[Collected data entries]

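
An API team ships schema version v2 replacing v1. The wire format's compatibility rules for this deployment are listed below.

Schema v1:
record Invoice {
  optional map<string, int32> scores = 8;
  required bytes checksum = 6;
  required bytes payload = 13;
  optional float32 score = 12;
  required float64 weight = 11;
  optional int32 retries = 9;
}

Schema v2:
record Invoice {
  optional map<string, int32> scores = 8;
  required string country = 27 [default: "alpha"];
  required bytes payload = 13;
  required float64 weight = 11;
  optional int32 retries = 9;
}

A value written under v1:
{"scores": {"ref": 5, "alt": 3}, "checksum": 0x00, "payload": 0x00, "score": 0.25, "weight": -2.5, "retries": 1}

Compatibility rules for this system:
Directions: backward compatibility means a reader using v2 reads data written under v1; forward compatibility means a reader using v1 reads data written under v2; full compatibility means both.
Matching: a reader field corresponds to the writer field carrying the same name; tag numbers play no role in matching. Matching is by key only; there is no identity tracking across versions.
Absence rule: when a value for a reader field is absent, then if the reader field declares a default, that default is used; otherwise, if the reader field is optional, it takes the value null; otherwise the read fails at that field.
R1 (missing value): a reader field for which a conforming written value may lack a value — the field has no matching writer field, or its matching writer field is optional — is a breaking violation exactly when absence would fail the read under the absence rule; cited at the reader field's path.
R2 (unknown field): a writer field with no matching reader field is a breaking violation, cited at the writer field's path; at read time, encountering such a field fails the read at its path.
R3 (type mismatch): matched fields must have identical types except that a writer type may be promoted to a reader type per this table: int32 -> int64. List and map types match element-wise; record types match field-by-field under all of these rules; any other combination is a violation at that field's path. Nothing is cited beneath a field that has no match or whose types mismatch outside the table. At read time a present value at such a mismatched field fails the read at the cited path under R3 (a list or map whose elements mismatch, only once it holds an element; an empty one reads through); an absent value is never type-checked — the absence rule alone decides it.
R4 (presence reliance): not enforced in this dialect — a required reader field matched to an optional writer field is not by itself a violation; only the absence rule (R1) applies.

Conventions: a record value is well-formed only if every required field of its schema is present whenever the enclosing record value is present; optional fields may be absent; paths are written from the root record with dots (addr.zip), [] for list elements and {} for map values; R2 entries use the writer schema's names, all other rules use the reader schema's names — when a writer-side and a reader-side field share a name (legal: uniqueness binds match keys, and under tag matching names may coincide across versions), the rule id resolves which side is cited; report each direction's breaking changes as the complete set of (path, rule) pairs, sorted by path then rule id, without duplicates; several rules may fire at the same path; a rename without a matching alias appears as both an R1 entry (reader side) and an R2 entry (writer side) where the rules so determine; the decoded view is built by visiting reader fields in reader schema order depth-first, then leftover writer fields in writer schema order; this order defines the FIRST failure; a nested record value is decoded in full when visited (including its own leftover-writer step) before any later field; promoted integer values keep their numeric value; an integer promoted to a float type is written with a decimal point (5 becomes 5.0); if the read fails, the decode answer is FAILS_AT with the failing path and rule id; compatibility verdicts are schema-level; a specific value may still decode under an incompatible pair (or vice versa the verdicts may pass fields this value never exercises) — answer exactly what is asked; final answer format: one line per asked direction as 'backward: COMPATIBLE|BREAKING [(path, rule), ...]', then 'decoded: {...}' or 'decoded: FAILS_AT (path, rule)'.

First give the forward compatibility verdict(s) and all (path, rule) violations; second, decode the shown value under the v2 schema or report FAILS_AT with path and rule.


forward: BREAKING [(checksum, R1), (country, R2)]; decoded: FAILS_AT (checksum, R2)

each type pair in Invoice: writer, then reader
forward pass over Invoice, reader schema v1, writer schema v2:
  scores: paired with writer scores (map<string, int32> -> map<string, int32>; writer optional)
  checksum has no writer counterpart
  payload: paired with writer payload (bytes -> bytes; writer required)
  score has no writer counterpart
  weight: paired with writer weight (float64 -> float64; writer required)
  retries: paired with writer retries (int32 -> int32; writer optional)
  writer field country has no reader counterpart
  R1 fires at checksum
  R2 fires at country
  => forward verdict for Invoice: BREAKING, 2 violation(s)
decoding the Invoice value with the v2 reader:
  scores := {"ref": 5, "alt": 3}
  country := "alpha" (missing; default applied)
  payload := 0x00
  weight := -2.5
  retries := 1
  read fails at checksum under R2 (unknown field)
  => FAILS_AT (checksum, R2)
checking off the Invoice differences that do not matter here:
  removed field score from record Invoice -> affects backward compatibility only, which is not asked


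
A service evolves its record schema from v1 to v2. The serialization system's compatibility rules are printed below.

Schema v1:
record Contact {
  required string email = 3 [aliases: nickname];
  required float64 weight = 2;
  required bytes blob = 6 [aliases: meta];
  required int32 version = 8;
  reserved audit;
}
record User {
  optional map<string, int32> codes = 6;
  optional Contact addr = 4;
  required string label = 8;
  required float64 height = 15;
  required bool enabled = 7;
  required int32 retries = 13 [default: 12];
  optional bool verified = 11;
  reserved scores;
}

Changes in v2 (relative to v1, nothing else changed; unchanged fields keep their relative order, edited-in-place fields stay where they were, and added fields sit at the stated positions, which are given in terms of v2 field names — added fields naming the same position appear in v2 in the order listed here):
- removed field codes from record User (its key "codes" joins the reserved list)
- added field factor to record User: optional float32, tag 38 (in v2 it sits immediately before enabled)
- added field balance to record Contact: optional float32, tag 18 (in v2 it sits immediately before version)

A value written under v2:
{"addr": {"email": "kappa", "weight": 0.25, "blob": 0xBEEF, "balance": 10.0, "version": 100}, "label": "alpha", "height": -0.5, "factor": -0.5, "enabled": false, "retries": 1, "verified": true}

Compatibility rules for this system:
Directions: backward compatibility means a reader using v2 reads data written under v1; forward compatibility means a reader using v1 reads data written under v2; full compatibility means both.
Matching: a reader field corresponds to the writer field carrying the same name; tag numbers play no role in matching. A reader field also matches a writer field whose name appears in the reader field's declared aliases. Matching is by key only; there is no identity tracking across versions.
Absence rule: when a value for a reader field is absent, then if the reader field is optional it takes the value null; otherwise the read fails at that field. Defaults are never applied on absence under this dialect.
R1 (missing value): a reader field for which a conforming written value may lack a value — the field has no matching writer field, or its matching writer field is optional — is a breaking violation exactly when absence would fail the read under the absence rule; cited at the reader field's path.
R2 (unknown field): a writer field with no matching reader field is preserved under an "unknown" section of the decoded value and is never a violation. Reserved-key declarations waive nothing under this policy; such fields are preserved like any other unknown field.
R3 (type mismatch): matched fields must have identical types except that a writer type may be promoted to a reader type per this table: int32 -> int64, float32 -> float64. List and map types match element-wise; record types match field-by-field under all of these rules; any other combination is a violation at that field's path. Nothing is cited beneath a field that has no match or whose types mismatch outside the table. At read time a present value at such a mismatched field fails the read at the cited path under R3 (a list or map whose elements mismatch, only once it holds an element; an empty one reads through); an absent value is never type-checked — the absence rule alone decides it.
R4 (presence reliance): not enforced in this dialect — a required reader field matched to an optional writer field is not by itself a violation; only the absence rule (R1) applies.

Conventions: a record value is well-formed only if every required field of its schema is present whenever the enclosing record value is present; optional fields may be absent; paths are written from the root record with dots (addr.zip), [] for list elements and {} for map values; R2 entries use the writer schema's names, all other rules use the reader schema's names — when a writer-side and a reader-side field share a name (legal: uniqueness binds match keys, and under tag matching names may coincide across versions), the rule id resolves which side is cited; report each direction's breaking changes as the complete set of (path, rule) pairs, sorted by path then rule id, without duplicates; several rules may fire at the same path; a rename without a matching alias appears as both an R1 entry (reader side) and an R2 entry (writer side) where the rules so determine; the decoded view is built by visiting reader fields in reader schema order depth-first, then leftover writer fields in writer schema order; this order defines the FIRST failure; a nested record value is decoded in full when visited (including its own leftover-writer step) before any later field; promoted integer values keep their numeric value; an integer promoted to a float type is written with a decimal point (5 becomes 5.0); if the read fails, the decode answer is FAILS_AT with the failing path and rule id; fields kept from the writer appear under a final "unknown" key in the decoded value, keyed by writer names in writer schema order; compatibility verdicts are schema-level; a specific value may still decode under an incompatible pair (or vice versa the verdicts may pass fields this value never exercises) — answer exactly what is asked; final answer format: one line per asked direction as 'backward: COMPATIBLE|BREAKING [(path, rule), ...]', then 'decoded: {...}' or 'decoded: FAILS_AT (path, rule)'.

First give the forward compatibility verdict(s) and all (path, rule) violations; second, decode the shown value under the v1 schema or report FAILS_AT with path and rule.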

* * *

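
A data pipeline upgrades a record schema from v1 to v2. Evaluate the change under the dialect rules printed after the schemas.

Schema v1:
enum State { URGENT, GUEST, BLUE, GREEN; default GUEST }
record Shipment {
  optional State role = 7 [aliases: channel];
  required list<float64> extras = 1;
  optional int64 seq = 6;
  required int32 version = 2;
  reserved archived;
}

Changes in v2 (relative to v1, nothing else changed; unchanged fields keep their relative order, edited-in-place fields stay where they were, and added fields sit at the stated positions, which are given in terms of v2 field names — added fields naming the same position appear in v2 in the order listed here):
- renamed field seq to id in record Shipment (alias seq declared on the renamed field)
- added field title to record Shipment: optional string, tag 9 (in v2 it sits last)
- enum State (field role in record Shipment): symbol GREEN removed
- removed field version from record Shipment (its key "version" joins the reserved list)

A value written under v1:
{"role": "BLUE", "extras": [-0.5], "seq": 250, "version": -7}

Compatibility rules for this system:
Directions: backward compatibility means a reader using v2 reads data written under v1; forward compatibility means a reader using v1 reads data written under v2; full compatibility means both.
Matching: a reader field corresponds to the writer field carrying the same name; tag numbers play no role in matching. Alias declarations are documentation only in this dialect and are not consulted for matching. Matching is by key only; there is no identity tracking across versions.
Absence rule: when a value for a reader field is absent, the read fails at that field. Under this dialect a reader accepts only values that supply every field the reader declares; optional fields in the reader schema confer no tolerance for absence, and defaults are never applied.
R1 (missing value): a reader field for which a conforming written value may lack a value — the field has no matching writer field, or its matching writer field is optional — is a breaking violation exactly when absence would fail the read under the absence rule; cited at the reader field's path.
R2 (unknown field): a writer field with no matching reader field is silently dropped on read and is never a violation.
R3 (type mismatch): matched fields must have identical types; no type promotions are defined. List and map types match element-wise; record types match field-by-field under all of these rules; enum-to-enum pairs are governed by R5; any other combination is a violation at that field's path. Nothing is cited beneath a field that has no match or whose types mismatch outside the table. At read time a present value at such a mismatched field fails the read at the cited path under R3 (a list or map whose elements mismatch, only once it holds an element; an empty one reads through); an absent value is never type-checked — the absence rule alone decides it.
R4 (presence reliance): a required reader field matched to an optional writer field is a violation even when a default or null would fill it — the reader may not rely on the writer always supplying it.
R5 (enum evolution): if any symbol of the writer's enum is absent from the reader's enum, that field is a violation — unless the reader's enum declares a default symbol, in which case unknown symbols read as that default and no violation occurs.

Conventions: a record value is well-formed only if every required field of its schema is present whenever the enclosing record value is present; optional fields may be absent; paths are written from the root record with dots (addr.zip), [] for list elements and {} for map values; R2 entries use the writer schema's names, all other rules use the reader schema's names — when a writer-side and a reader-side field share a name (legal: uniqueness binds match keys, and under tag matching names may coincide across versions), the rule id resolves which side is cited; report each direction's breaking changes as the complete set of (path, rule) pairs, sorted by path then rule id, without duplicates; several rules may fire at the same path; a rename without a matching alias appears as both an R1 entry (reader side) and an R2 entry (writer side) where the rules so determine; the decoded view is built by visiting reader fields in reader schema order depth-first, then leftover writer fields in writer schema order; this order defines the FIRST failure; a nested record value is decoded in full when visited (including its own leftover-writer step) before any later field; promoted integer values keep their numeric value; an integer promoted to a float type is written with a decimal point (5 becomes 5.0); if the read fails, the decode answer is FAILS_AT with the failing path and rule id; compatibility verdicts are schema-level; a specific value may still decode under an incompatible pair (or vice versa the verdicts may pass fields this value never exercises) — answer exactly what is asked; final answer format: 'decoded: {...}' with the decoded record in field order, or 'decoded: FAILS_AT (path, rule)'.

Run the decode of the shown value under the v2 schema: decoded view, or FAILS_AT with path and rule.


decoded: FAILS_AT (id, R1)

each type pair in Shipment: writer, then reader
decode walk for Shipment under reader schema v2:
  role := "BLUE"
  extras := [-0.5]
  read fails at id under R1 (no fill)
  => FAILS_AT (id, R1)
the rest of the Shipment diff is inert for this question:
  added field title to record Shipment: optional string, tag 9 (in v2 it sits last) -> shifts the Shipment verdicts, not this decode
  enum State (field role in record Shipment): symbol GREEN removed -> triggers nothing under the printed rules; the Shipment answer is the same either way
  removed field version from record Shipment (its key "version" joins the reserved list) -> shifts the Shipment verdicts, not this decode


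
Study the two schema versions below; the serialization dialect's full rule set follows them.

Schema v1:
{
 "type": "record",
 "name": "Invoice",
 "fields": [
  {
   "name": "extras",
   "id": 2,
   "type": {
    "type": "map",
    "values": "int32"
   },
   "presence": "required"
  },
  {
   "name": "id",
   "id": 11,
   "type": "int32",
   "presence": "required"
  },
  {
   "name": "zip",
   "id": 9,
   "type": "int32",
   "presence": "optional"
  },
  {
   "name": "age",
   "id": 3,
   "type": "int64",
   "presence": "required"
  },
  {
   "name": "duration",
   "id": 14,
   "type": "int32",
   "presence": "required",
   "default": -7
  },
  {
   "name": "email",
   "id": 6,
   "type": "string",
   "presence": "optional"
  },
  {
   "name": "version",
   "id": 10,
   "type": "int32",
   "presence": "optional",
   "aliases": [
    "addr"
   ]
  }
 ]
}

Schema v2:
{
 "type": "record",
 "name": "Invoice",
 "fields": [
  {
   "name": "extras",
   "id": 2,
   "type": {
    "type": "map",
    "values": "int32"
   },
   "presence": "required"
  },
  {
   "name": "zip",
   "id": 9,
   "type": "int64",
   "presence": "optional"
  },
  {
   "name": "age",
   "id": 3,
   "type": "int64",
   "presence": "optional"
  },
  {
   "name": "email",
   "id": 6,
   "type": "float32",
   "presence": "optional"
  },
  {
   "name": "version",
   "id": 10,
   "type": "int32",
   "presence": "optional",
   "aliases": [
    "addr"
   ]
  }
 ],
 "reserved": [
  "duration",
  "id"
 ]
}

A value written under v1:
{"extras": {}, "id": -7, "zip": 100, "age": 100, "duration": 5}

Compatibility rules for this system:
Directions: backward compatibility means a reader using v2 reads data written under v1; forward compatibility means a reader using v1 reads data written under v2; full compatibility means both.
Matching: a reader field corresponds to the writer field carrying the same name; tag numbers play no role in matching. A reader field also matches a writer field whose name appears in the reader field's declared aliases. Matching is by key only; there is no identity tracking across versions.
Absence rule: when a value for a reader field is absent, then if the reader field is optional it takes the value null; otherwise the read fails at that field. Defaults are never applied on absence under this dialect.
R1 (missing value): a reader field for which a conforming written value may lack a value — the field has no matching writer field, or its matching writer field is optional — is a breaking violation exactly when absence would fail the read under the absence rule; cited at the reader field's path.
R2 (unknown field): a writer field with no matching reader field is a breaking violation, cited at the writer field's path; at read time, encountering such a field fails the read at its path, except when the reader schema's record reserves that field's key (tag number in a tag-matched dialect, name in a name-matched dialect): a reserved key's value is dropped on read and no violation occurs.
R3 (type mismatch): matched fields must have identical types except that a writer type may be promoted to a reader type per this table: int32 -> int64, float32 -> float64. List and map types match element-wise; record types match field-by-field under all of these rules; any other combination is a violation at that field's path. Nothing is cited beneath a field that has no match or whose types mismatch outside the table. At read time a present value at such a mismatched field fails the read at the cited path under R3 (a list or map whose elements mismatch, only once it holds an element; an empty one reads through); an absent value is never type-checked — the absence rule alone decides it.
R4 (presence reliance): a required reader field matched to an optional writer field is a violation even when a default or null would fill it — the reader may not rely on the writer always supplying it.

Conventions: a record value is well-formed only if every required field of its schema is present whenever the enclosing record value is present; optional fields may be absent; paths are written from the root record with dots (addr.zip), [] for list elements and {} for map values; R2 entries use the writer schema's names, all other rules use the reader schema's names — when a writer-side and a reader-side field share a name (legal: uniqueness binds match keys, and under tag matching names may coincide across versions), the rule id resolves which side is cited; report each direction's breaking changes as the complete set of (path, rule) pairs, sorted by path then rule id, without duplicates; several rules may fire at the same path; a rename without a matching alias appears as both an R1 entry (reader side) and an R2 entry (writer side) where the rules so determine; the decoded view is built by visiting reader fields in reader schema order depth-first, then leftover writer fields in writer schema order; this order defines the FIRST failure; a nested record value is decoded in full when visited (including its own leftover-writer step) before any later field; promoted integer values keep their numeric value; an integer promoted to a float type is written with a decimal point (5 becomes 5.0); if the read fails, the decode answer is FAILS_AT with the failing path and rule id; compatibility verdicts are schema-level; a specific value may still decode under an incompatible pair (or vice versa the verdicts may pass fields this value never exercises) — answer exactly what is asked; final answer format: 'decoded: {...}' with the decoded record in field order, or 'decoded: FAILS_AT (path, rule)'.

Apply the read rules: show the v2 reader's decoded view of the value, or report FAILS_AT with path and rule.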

...

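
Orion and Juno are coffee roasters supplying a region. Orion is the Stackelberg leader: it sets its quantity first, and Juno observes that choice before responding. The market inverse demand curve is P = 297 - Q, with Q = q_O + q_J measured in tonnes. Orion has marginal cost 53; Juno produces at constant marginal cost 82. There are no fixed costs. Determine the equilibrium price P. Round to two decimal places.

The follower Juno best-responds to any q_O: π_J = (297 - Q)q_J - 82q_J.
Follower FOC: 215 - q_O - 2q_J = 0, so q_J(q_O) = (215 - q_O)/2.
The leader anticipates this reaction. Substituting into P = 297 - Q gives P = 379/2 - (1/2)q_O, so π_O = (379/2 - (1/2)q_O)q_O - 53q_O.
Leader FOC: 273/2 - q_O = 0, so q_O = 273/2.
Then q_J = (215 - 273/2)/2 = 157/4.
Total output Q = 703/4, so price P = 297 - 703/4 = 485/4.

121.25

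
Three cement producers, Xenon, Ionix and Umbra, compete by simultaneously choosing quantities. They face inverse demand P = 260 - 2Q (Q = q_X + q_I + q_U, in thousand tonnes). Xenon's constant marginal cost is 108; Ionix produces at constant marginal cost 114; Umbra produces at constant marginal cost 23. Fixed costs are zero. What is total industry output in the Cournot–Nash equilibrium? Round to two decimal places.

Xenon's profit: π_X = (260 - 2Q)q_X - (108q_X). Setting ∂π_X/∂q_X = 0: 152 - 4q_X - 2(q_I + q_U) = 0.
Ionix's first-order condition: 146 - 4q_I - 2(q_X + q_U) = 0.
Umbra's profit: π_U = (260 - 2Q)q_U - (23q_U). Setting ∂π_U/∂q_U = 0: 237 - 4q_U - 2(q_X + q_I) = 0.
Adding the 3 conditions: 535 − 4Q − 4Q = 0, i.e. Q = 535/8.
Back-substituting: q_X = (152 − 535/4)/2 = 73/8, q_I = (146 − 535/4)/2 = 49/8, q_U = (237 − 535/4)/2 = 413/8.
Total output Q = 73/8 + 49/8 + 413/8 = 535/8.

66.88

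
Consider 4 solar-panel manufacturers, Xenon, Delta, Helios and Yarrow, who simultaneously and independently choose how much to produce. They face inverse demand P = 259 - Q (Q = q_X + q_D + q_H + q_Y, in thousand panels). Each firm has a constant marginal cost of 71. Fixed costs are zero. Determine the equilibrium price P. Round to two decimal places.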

Problem statement: Count the lines in the records above that contain "duration". Reply with the number only.

Written solution: 3